Task to carry out
Please restate the following records word for word.

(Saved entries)
****************************************

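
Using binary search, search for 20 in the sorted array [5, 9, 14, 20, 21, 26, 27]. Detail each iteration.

Binary search for 20 in [5, 9, 14, 20, 21, 26, 27]:

lo=0, hi=6, mid=3, arr[mid]=20 -> Found target at index 3!

Binary search finds 20 at index 3 after 1 comparisons. The search repeatedly halves the search space by comparing with the middle element.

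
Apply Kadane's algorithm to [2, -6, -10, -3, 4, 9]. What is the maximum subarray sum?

Using Kadane's algorithm on [2, -6, -10, -3, 4, 9]:

Scanning through the array:
Position 1 (value -6): max_ending_here = -4, max_so_far = 2
Position 2 (value -10): max_ending_here = -10, max_so_far = 2
Position 3 (value -3): max_ending_here = -3, max_so_far = 2
Position 4 (value 4): max_ending_here = 4, max_so_far = 4
Position 5 (value 9): max_ending_here = 13, max_so_far = 13

Maximum subarray: [4, 9]
Maximum sum: 13

The maximum subarray is [4, 9] with sum 13. This subarray runs from index 4 to index 5.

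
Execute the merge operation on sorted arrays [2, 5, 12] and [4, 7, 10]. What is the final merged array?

Merging process:

Compare 2 vs 4: take 2 from left. Merged: [2]
Compare 5 vs 4: take 4 from right. Merged: [2, 4]
Compare 5 vs 7: take 5 from left. Merged: [2, 4, 5]
Compare 12 vs 7: take 7 from right. Merged: [2, 4, 5, 7]
Compare 12 vs 10: take 10 from right. Merged: [2, 4, 5, 7, 10]
Append remaining from left: [12]. Merged: [2, 4, 5, 7, 10, 12]

Final merged array: [2, 4, 5, 7, 10, 12]
Total comparisons: 5

The merged array is [2, 4, 5, 7, 10, 12], requiring 5 comparisons. The merge step runs in O(n) time where n is the total number of elements.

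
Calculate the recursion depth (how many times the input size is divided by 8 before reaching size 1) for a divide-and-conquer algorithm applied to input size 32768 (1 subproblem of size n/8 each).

For divide and conquer with division factor 8:

Problem sizes at each level:
Level 0: 32768
Level 1: 4096
Level 2: 512
Level 3: 64
Level 4: 8
Level 5: 1

The root is level 0 and the size-1 base case is level 5 (the tree spans levels 0 through 5, i.e. 6 levels counting the root), so the depth is the number of divisions: log_8(32768) = 5

The recursion tree depth is log_8(32768) = 5. At each level, the problem size is divided by 8, so it takes 5 divisions to reduce to a base case of size 1. The algorithm makes 1 recursive call at each level.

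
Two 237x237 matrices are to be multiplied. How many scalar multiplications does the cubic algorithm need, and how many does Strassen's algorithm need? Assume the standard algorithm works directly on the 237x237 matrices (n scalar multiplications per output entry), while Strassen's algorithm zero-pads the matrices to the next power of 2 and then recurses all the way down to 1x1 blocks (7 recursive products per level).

Matrix multiplication for 237x237 matrices:

Strassen's algorithm requires power-of-2 dimensions. Pad 237x237 to 256x256 (next power of 2).

Standard algorithm: 237^3 = 13312053 multiplications
Strassen's algorithm: 7^(log2(256)) = 7^8 = 5764801 multiplications
Savings: 13312053 - 5764801 = 7547252 multiplications

Standard: 13312053 multiplications (237^3). Strassen: 5764801 multiplications (7^8, after padding to 256x256). Strassen reduces 8 recursive multiplications to 7 at each level.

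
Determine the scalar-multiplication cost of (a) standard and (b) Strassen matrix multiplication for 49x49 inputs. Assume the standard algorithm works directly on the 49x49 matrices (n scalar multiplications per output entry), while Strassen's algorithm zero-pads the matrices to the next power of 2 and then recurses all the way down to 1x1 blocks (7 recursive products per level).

Matrix multiplication for 49x49 matrices:

Strassen's algorithm requires power-of-2 dimensions. Pad 49x49 to 64x64 (next power of 2).

Standard algorithm: 49^3 = 117649 multiplications
Strassen's algorithm: 7^(log2(64)) = 7^6 = 117649 multiplications
Savings: 117649 - 117649 = 0 multiplications

Standard: 117649 multiplications (49^3). Strassen: 117649 multiplications (7^6, after padding to 64x64). Strassen reduces 8 recursive multiplications to 7 at each level.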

****************************************

Problem solution
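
Using binary search, search for 20 in the sorted array [5, 9, 14, 20, 21, 26, 27]. Detail each iteration.

Binary search for 20 in [5, 9, 14, 20, 21, 26, 27]:

lo=0, hi=6, mid=3, arr[mid]=20 -> Found target at index 3!

Binary search finds 20 at index 3 after 1 comparisons. The search repeatedly halves the search space by comparing with the middle element.

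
Apply Kadane's algorithm to [2, -6, -10, -3, 4, 9]. What is the maximum subarray sum?

Using Kadane's algorithm on [2, -6, -10, -3, 4, 9]:

Scanning through the array:
Position 1 (value -6): max_ending_here = -4, max_so_far = 2
Position 2 (value -10): max_ending_here = -10, max_so_far = 2
Position 3 (value -3): max_ending_here = -3, max_so_far = 2
Position 4 (value 4): max_ending_here = 4, max_so_far = 4
Position 5 (value 9): max_ending_here = 13, max_so_far = 13

Maximum subarray: [4, 9]
Maximum sum: 13

The maximum subarray is [4, 9] with sum 13. This subarray runs from index 4 to index 5.

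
Execute the merge operation on sorted arrays [2, 5, 12] and [4, 7, 10]. What is the final merged array?

Merging process:

Compare 2 vs 4: take 2 from left. Merged: [2]
Compare 5 vs 4: take 4 from right. Merged: [2, 4]
Compare 5 vs 7: take 5 from left. Merged: [2, 4, 5]
Compare 12 vs 7: take 7 from right. Merged: [2, 4, 5, 7]
Compare 12 vs 10: take 10 from right. Merged: [2, 4, 5, 7, 10]
Append remaining from left: [12]. Merged: [2, 4, 5, 7, 10, 12]

Final merged array: [2, 4, 5, 7, 10, 12]
Total comparisons: 5

The merged array is [2, 4, 5, 7, 10, 12], requiring 5 comparisons. The merge step runs in O(n) time where n is the total number of elements.

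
Calculate the recursion depth (how many times the input size is divided by 8 before reaching size 1) for a divide-and-conquer algorithm applied to input size 32768 (1 subproblem of size n/8 each).

For divide and conquer with division factor 8:

Problem sizes at each level:
Level 0: 32768
Level 1: 4096
Level 2: 512
Level 3: 64
Level 4: 8
Level 5: 1

The root is level 0 and the size-1 base case is level 5 (the tree spans levels 0 through 5, i.e. 6 levels counting the root), so the depth is the number of divisions: log_8(32768) = 5

The recursion tree depth is log_8(32768) = 5. At each level, the problem size is divided by 8, so it takes 5 divisions to reduce to a base case of size 1. The algorithm makes 1 recursive call at each level.

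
Two 237x237 matrices are to be multiplied. How many scalar multiplications does the cubic algorithm need, and how many does Strassen's algorithm need? Assume the standard algorithm works directly on the 237x237 matrices (n scalar multiplications per output entry), while Strassen's algorithm zero-pads the matrices to the next power of 2 and then recurses all the way down to 1x1 blocks (7 recursive products per level).

Matrix multiplication for 237x237 matrices:

Strassen's algorithm requires power-of-2 dimensions. Pad 237x237 to 256x256 (next power of 2).

Standard algorithm: 237^3 = 13312053 multiplications
Strassen's algorithm: 7^(log2(256)) = 7^8 = 5764801 multiplications
Savings: 13312053 - 5764801 = 7547252 multiplications

Standard: 13312053 multiplications (237^3). Strassen: 5764801 multiplications (7^8, after padding to 256x256). Strassen reduces 8 recursive multiplications to 7 at each level.

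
Determine the scalar-multiplication cost of (a) standard and (b) Strassen matrix multiplication for 49x49 inputs. Assume the standard algorithm works directly on the 49x49 matrices (n scalar multiplications per output entry), while Strassen's algorithm zero-pads the matrices to the next power of 2 and then recurses all the way down to 1x1 blocks (7 recursive products per level).

Matrix multiplication for 49x49 matrices:

Strassen's algorithm requires power-of-2 dimensions. Pad 49x49 to 64x64 (next power of 2).

Standard algorithm: 49^3 = 117649 multiplications
Strassen's algorithm: 7^(log2(64)) = 7^6 = 117649 multiplications
Savings: 117649 - 117649 = 0 multiplications

Standard: 117649 multiplications (49^3). Strassen: 117649 multiplications (7^6, after padding to 64x64). Strassen reduces 8 recursive multiplications to 7 at each level.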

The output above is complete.